## Work to be completed
Please print the records below exactly as they are written.

══ Data to examine ══

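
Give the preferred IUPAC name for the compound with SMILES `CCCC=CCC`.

hept-3-ene

The longest carbon chain that includes the multiple bond has 7 carbons, so the parent hydride is heptane.
There is one C=C double bond, indicated by the ending -ene.
Number the chain so that numbering from this end puts the double bond at C-3 rather than C-4.
With this numbering: the double bond between C-3 and C-4.
The name is hept-3-ene.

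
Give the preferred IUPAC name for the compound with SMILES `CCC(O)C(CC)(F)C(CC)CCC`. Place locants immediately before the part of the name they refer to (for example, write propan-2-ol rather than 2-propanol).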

═══

## Result of the task
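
Give the preferred IUPAC name for the compound with SMILES `CCCC=CCC`.

hept-3-ene

The longest carbon chain that includes the multiple bond has 7 carbons, so the parent hydride is heptane.
There is one C=C double bond, indicated by the ending -ene.
Number the chain so that numbering from this end puts the double bond at C-3 rather than C-4.
With this numbering: the double bond between C-3 and C-4.
The name is hept-3-ene.

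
Give the preferred IUPAC name for the compound with SMILES `CCC(O)C(CC)(F)C(CC)CCC`. Place locants immediately before the part of the name they refer to (for example, write propan-2-ol rather than 2-propanol).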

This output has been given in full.